━━ Data for the task

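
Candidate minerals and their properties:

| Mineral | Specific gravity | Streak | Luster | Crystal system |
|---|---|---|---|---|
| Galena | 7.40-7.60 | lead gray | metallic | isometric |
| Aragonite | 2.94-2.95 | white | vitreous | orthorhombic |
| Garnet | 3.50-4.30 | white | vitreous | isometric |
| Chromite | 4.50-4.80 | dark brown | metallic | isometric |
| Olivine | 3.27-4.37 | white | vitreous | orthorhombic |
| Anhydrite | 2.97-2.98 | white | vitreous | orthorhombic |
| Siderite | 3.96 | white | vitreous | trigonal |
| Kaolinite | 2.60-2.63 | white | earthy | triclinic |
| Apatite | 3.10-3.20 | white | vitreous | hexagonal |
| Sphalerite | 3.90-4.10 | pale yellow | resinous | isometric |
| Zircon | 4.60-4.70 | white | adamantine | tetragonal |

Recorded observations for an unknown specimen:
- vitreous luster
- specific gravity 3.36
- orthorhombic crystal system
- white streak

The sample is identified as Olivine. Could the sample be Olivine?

Consistent

Vitreous luster — agrees with Olivine (vitreous luster).
Specific gravity 3.36 — agrees with Olivine (SG 3.27-4.37).
Orthorhombic crystal system — agrees with Olivine (orthorhombic system).
White streak — agrees with Olivine (white streak).
Nothing contradicts Olivine.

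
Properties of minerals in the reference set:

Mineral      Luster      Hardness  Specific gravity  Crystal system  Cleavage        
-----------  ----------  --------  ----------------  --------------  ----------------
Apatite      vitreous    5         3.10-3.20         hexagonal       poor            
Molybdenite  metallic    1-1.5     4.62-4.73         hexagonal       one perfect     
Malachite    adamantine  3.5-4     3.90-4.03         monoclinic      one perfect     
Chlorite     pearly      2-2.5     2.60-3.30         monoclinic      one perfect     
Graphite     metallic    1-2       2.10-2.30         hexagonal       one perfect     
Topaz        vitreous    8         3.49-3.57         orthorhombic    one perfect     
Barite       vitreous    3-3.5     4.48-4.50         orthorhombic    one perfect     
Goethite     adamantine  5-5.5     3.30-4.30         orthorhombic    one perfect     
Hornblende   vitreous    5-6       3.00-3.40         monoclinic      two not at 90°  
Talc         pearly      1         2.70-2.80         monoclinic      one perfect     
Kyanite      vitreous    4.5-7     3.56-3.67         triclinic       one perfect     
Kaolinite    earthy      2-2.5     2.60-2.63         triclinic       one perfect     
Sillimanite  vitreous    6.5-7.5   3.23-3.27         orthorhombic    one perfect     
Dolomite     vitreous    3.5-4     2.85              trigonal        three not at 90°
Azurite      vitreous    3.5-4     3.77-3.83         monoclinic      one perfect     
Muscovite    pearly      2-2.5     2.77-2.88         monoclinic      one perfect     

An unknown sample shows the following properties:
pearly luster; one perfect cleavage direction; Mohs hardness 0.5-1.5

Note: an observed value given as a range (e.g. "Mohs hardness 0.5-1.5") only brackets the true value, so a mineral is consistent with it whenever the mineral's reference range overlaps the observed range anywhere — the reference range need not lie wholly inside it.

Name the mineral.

Talc

Pearly luster — leaves Chlorite, Talc, Muscovite.
One perfect cleavage direction — consistent with all remaining minerals.
Mohs hardness 0.5-1.5 — narrows the field to Talc.
The only mineral consistent with every observation is Talc.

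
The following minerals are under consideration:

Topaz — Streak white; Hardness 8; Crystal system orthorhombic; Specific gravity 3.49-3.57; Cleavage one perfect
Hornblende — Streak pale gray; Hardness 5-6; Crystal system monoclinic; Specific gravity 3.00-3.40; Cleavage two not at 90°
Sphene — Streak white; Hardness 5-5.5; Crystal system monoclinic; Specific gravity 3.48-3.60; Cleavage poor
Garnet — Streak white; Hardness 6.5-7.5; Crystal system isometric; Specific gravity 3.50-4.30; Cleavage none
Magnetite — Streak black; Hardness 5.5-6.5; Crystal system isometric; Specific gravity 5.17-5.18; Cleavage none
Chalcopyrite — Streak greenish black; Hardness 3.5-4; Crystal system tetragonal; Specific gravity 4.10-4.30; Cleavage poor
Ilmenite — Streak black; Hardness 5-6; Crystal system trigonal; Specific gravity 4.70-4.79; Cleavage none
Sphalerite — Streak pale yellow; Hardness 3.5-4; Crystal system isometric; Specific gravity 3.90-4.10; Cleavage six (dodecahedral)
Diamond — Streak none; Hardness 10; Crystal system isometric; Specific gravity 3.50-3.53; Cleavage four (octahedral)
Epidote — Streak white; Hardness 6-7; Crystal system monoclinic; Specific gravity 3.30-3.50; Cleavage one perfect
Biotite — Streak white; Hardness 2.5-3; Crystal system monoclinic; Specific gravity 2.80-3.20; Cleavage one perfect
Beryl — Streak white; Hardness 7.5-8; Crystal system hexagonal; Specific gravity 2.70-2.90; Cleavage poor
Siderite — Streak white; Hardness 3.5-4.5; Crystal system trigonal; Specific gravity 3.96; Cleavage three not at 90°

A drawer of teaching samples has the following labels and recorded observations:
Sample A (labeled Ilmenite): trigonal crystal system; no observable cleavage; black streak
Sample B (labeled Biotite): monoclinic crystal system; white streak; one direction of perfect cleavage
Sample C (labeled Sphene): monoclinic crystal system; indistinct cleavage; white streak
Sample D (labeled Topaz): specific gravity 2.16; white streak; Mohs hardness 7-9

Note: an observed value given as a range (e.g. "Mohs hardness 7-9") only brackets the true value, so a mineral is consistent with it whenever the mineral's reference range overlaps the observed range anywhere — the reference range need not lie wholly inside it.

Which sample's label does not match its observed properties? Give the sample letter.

D

Sample A: nothing contradicts Ilmenite.
Sample B: nothing contradicts Biotite.
Sample C: nothing contradicts Sphene.
Sample D: Topaz has SG 3.49-3.57, but the record shows specific gravity 2.16 — this label is wrong.
Sample D is the mislabeled one.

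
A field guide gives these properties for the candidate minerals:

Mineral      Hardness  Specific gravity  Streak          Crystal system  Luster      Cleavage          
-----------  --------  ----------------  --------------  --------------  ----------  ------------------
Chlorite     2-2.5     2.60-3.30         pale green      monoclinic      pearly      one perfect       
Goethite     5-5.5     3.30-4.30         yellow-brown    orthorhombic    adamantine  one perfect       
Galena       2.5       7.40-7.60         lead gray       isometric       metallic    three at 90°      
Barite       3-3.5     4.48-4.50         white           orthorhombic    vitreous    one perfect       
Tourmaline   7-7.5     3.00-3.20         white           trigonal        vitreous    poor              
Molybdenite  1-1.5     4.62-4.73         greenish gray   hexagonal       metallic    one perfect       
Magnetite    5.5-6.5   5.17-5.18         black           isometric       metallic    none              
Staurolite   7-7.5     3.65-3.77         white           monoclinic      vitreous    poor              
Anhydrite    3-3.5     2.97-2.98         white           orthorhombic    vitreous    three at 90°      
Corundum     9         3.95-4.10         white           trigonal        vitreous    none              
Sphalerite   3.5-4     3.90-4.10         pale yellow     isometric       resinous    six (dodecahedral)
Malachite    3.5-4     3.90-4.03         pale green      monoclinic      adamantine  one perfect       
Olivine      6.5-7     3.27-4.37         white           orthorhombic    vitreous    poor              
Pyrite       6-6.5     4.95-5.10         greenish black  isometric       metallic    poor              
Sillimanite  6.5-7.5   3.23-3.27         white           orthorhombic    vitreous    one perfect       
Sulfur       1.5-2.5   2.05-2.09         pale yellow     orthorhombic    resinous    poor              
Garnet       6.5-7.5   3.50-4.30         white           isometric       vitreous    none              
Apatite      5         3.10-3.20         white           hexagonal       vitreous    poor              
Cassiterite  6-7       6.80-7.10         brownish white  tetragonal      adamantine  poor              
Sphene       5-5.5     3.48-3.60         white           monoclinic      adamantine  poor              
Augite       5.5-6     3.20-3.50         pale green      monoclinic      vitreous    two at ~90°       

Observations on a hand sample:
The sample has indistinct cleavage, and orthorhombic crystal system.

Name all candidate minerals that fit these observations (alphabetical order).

Indistinct cleavage: only Tourmaline, Staurolite, Olivine, Pyrite, Sulfur, Apatite, Cassiterite, Sphene remain.
Orthorhombic crystal system: narrows the field to Olivine, Sulfur.
The minerals that satisfy all observations are Olivine, Sulfur.

Olivine, Sulfur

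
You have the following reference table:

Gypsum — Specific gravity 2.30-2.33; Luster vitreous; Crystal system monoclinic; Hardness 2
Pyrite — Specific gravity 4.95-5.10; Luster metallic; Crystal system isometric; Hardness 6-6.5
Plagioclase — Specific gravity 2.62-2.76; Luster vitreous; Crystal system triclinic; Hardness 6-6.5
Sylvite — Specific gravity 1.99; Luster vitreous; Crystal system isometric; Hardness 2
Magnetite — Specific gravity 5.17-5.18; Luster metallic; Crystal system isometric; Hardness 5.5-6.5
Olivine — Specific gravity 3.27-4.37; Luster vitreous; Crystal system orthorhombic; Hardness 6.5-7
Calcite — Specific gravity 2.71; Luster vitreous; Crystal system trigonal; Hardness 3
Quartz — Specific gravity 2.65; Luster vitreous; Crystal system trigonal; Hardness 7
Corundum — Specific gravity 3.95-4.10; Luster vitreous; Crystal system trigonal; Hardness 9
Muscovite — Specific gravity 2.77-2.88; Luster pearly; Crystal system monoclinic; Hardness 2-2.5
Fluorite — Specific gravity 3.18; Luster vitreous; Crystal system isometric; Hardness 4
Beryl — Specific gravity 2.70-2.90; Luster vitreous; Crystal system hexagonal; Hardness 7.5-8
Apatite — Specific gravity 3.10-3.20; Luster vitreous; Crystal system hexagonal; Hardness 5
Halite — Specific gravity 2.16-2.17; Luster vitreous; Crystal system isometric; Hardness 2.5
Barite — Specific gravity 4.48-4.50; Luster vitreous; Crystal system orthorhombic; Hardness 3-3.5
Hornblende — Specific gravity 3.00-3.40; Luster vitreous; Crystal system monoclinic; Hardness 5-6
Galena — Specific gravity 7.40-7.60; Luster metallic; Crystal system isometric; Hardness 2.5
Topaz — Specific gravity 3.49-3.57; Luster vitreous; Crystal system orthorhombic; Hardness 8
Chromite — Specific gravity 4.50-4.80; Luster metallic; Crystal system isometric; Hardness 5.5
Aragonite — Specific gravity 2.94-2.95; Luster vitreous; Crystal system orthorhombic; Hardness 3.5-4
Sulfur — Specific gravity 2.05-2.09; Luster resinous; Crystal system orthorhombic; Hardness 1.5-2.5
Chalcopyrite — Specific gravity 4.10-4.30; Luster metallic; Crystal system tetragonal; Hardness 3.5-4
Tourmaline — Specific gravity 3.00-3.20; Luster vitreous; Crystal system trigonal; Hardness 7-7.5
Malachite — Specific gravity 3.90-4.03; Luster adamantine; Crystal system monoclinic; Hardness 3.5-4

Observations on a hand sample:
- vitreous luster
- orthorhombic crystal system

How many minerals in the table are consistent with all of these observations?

Vitreous luster — only Gypsum, Plagioclase, Sylvite, Olivine, Calcite, Quartz, Corundum, Fluorite, Beryl, Apatite, Halite, Barite, Hornblende, Topaz, Aragonite, Tourmaline remain.
Orthorhombic crystal system — leaves Olivine, Barite, Topaz, Aragonite.
Consistent with every observation: Aragonite, Barite, Olivine, Topaz.
That is 4 minerals.

4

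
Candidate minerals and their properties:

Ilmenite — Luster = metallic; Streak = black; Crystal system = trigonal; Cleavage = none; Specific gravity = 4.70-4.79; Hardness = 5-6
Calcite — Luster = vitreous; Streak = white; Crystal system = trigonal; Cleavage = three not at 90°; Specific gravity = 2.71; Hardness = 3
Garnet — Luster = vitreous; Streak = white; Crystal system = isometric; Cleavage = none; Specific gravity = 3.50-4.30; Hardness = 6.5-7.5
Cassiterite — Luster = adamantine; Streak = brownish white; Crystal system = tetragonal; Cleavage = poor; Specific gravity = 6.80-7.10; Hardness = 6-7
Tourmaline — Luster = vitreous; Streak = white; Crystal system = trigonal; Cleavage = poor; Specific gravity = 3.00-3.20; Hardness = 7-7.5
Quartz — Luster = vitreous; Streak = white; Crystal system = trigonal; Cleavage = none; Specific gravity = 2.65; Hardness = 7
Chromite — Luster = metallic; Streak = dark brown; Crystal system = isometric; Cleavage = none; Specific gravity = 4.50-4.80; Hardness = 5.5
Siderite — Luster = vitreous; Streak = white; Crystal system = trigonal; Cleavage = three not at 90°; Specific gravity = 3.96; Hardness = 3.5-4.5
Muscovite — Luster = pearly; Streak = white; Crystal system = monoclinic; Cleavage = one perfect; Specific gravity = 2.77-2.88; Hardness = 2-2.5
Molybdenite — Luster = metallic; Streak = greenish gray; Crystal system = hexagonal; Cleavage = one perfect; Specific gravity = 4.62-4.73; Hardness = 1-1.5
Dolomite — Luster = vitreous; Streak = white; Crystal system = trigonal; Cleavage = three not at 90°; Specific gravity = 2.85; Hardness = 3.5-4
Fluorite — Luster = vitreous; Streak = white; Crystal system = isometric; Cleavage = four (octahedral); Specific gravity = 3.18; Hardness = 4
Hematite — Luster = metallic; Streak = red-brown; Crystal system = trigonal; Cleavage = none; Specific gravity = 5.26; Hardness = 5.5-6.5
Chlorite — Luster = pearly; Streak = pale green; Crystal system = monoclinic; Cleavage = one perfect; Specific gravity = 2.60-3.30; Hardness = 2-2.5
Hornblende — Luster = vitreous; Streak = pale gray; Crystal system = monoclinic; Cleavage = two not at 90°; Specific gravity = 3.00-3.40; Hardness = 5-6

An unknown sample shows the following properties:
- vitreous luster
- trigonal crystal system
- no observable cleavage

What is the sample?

Vitreous luster: leaves Calcite, Garnet, Tourmaline, Quartz, Siderite, Dolomite, Fluorite, Hornblende.
Trigonal crystal system excludes Garnet, Fluorite, Hornblende.
No observable cleavage: narrows the field to Quartz.
Only Quartz satisfies all observations.

Quartz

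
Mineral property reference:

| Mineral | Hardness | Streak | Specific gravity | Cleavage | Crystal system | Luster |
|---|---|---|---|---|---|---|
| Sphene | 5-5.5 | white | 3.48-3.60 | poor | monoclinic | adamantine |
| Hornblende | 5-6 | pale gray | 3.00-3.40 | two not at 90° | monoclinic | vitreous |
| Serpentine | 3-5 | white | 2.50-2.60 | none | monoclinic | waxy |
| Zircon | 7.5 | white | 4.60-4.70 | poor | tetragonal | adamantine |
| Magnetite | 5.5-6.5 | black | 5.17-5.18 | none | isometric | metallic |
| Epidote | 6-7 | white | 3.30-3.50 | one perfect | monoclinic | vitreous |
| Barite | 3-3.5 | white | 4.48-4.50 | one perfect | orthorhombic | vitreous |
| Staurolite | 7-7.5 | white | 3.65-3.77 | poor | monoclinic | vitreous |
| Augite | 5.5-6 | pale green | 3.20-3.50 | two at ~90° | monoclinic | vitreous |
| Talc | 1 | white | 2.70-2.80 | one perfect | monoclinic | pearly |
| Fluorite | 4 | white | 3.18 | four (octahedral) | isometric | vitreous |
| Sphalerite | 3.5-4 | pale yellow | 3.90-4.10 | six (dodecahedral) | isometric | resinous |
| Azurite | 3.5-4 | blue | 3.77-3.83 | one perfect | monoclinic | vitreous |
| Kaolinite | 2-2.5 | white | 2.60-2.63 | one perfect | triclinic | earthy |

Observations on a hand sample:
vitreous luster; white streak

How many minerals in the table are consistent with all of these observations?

Vitreous luster — Hornblende, Epidote, Barite, Staurolite, Augite, Fluorite, Azurite remain.
White streak eliminates Hornblende, Augite, Azurite.
Consistent with every observation: Barite, Epidote, Fluorite, Staurolite.
That is 4 minerals.

4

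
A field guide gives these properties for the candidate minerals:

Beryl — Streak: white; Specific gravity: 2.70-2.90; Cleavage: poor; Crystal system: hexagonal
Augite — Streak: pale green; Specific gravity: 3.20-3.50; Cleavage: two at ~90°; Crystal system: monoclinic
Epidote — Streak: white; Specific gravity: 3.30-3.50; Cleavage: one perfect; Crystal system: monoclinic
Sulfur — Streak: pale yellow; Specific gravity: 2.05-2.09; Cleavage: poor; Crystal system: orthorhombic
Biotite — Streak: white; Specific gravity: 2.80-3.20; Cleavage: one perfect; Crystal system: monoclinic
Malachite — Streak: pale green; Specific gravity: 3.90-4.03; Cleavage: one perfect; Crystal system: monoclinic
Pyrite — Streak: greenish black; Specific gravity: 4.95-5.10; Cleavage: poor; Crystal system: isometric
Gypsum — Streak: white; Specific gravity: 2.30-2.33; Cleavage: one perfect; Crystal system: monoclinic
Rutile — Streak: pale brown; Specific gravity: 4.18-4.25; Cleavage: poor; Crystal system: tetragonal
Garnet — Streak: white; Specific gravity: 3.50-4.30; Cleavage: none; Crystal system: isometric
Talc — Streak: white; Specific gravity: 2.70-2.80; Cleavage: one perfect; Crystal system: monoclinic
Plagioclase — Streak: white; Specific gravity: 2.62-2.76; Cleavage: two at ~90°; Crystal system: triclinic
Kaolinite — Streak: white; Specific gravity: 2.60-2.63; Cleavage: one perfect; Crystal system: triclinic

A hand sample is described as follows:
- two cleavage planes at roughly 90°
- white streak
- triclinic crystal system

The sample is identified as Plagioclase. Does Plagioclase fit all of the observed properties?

Two cleavage planes at roughly 90° — agrees with Plagioclase (cleavage two at ~90°).
White streak — agrees with Plagioclase (white streak).
Triclinic crystal system — agrees with Plagioclase (triclinic system).
All observations are consistent with the tabulated values for Plagioclase.

Yes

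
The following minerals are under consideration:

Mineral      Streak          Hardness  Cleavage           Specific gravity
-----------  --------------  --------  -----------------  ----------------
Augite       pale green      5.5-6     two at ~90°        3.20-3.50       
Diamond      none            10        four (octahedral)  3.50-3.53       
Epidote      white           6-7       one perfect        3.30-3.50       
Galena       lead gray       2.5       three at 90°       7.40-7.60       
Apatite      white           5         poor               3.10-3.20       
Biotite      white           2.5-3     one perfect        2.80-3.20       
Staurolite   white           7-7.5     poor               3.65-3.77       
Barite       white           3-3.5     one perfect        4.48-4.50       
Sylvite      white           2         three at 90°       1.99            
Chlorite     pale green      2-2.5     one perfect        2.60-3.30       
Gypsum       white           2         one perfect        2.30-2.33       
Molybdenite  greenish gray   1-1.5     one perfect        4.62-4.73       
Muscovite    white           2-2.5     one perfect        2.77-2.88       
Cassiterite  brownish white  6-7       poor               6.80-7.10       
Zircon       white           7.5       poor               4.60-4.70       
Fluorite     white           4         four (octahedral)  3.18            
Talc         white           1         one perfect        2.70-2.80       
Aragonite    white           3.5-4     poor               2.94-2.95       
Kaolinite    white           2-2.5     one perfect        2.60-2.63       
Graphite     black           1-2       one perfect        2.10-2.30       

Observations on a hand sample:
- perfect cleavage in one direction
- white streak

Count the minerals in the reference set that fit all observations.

Perfect cleavage in one direction: Epidote, Biotite, Barite, Chlorite, Gypsum, Molybdenite, Muscovite, Talc, Kaolinite, Graphite remain.
White streak rules out Chlorite, Molybdenite, Graphite.
Remaining candidates: Barite, Biotite, Epidote, Gypsum, Kaolinite, Muscovite, Talc.
That is 7 minerals.

7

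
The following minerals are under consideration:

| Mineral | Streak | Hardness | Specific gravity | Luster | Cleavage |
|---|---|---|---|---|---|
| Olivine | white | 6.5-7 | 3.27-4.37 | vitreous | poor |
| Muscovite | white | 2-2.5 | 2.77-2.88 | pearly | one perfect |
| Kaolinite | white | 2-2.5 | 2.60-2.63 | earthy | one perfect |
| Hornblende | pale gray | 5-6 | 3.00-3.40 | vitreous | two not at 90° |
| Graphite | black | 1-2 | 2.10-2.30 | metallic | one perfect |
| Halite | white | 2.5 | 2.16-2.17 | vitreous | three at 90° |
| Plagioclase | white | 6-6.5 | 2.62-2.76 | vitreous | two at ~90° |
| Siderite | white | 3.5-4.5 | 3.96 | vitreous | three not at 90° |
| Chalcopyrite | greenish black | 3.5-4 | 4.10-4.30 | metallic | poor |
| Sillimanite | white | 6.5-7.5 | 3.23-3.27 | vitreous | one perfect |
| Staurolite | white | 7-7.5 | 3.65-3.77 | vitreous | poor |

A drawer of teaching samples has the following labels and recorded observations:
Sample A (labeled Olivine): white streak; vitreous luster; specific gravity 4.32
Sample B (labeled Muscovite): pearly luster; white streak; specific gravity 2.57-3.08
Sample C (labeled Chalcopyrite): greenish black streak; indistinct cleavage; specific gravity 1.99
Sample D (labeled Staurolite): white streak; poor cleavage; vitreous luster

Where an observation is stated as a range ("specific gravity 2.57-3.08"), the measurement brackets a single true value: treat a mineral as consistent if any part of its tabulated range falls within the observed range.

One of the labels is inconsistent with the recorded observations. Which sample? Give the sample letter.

C

Sample A: observations are consistent with Olivine.
Sample B: observations are consistent with Muscovite.
Sample C: specific gravity 1.99 is outside the reference for Chalcopyrite (SG 4.10-4.30) — mislabeled.
Sample D: observations are consistent with Staurolite.
The mislabeled specimen is C.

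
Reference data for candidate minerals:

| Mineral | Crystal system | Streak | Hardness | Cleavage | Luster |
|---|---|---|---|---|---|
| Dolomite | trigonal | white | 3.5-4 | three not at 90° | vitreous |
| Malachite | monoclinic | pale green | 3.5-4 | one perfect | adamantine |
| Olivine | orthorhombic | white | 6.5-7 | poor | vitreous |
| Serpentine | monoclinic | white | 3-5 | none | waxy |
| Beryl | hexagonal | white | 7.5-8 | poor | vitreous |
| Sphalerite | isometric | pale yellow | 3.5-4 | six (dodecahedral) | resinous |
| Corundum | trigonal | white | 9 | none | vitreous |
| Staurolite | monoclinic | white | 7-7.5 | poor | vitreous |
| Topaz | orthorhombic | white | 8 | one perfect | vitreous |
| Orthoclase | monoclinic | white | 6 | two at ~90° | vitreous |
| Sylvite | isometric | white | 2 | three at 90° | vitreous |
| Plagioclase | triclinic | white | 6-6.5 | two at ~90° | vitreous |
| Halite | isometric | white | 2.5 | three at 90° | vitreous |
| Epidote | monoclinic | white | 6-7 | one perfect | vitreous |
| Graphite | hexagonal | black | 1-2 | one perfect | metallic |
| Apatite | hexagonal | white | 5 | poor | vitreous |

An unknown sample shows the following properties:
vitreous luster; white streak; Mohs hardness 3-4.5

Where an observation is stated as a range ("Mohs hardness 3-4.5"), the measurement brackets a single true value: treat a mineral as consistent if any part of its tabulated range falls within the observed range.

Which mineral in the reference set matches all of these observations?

Dolomite

Vitreous luster eliminates Malachite, Serpentine, Sphalerite, Graphite.
White streak: every remaining candidate is consistent.
Mohs hardness 3-4.5: leaves Dolomite.
The only mineral consistent with every observation is Dolomite.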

━━━━

• _Aim of the task_
Repeat word for word the lines above that run from the line containing "Sphene — Streak" through the line containing "Beryl — Streak white;", both ends included, and nothing else.

• _Your response_
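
Sphene — Streak white; Hardness 5-5.5; Crystal system monoclinic; Specific gravity 3.48-3.60; Cleavage poor
Garnet — Streak white; Hardness 6.5-7.5; Crystal system isometric; Specific gravity 3.50-4.30; Cleavage none
Magnetite — Streak black; Hardness 5.5-6.5; Crystal system isometric; Specific gravity 5.17-5.18; Cleavage none
Chalcopyrite — Streak greenish black; Hardness 3.5-4; Crystal system tetragonal; Specific gravity 4.10-4.30; Cleavage poor
Ilmenite — Streak black; Hardness 5-6; Crystal system trigonal; Specific gravity 4.70-4.79; Cleavage none
Sphalerite — Streak pale yellow; Hardness 3.5-4; Crystal system isometric; Specific gravity 3.90-4.10; Cleavage six (dodecahedral)
Diamond — Streak none; Hardness 10; Crystal system isometric; Specific gravity 3.50-3.53; Cleavage four (octahedral)
Epidote — Streak white; Hardness 6-7; Crystal system monoclinic; Specific gravity 3.30-3.50; Cleavage one perfect
Biotite — Streak white; Hardness 2.5-3; Crystal system monoclinic; Specific gravity 2.80-3.20; Cleavage one perfect
Beryl — Streak white; Hardness 7.5-8; Crystal system hexagonal; Specific gravity 2.70-2.90; Cleavage poor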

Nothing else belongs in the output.